| What to do |
Retype every line of the records exactly.

| Input |

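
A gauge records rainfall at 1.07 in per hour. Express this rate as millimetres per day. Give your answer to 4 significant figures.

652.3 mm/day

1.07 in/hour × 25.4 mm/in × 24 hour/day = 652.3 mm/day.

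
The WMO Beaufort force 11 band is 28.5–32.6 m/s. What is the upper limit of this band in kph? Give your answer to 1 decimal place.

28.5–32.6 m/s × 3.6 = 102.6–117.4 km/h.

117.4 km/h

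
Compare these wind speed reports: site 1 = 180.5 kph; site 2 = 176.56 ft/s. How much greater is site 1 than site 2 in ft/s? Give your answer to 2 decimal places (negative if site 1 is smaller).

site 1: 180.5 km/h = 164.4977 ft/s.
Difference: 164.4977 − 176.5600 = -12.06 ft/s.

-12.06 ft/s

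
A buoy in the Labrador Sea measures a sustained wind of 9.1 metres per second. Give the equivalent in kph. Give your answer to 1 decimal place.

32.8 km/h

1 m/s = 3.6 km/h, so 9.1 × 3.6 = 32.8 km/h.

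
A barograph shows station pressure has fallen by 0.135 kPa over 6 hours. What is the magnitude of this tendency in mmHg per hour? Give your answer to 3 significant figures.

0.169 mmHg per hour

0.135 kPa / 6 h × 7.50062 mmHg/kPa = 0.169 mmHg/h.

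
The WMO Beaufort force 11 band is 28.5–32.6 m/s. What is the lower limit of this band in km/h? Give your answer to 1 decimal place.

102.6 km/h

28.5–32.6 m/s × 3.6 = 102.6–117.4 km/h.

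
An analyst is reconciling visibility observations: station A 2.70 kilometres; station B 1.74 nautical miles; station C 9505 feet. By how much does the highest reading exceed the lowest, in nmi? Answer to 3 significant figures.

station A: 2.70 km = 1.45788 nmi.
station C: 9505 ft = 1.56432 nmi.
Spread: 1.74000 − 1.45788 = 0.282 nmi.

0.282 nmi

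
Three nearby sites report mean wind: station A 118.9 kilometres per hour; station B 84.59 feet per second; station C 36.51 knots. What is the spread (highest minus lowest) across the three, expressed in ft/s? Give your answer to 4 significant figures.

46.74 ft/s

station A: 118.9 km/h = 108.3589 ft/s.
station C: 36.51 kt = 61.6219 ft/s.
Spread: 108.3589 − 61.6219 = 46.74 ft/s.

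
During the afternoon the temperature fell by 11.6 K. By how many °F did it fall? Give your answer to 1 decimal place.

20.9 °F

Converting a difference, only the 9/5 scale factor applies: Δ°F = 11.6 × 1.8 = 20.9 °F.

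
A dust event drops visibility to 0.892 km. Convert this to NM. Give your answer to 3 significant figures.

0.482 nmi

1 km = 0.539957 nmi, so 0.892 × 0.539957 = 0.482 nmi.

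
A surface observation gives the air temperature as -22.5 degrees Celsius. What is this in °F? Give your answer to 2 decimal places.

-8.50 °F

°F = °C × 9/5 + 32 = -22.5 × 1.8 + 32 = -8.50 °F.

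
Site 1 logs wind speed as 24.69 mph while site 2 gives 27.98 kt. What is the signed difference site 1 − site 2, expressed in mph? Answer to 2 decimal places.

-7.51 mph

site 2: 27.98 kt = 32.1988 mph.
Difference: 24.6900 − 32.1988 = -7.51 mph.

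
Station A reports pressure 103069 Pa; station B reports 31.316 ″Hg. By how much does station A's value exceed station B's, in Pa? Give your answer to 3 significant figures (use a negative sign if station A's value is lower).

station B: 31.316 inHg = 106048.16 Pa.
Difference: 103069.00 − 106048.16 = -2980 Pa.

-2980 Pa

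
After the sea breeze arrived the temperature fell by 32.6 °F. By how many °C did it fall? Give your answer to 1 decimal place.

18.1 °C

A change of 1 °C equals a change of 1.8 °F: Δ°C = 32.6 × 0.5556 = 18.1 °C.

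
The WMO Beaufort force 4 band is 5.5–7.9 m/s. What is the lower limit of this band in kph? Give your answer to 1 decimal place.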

| Result below |
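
A gauge records rainfall at 1.07 in per hour. Express this rate as millimetres per day. Give your answer to 4 significant figures.

652.3 mm/day

1.07 in/hour × 25.4 mm/in × 24 hour/day = 652.3 mm/day.

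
The WMO Beaufort force 11 band is 28.5–32.6 m/s. What is the upper limit of this band in kph? Give your answer to 1 decimal place.

28.5–32.6 m/s × 3.6 = 102.6–117.4 km/h.

117.4 km/h

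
Compare these wind speed reports: site 1 = 180.5 kph; site 2 = 176.56 ft/s. How much greater is site 1 than site 2 in ft/s? Give your answer to 2 decimal places (negative if site 1 is smaller).

site 1: 180.5 km/h = 164.4977 ft/s.
Difference: 164.4977 − 176.5600 = -12.06 ft/s.

-12.06 ft/s

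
A buoy in the Labrador Sea measures a sustained wind of 9.1 metres per second. Give the equivalent in kph. Give your answer to 1 decimal place.

32.8 km/h

1 m/s = 3.6 km/h, so 9.1 × 3.6 = 32.8 km/h.

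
A barograph shows station pressure has fallen by 0.135 kPa over 6 hours. What is the magnitude of this tendency in mmHg per hour? Give your answer to 3 significant figures.

0.169 mmHg per hour

0.135 kPa / 6 h × 7.50062 mmHg/kPa = 0.169 mmHg/h.

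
The WMO Beaufort force 11 band is 28.5–32.6 m/s. What is the lower limit of this band in km/h? Give your answer to 1 decimal place.

102.6 km/h

28.5–32.6 m/s × 3.6 = 102.6–117.4 km/h.

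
An analyst is reconciling visibility observations: station A 2.70 kilometres; station B 1.74 nautical miles; station C 9505 feet. By how much does the highest reading exceed the lowest, in nmi? Answer to 3 significant figures.

station A: 2.70 km = 1.45788 nmi.
station C: 9505 ft = 1.56432 nmi.
Spread: 1.74000 − 1.45788 = 0.282 nmi.

0.282 nmi

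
Three nearby sites report mean wind: station A 118.9 kilometres per hour; station B 84.59 feet per second; station C 36.51 knots. What is the spread (highest minus lowest) across the three, expressed in ft/s? Give your answer to 4 significant figures.

46.74 ft/s

station A: 118.9 km/h = 108.3589 ft/s.
station C: 36.51 kt = 61.6219 ft/s.
Spread: 108.3589 − 61.6219 = 46.74 ft/s.

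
During the afternoon the temperature fell by 11.6 K. By how many °F did it fall? Give your answer to 1 decimal place.

20.9 °F

Converting a difference, only the 9/5 scale factor applies: Δ°F = 11.6 × 1.8 = 20.9 °F.

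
A dust event drops visibility to 0.892 km. Convert this to NM. Give your answer to 3 significant figures.

0.482 nmi

1 km = 0.539957 nmi, so 0.892 × 0.539957 = 0.482 nmi.

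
A surface observation gives the air temperature as -22.5 degrees Celsius. What is this in °F? Give your answer to 2 decimal places.

-8.50 °F

°F = °C × 9/5 + 32 = -22.5 × 1.8 + 32 = -8.50 °F.

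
Site 1 logs wind speed as 24.69 mph while site 2 gives 27.98 kt. What is the signed difference site 1 − site 2, expressed in mph? Answer to 2 decimal places.

-7.51 mph

site 2: 27.98 kt = 32.1988 mph.
Difference: 24.6900 − 32.1988 = -7.51 mph.

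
Station A reports pressure 103069 Pa; station B reports 31.316 ″Hg. By how much does station A's value exceed station B's, in Pa? Give your answer to 3 significant figures (use a negative sign if station A's value is lower).

station B: 31.316 inHg = 106048.16 Pa.
Difference: 103069.00 − 106048.16 = -2980 Pa.

-2980 Pa

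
After the sea breeze arrived the temperature fell by 32.6 °F. By how many °C did it fall? Give your answer to 1 decimal place.

18.1 °C

A change of 1 °C equals a change of 1.8 °F: Δ°C = 32.6 × 0.5556 = 18.1 °C.

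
The WMO Beaufort force 4 band is 5.5–7.9 m/s. What is the lower limit of this band in kph? Give your answer to 1 decimal place.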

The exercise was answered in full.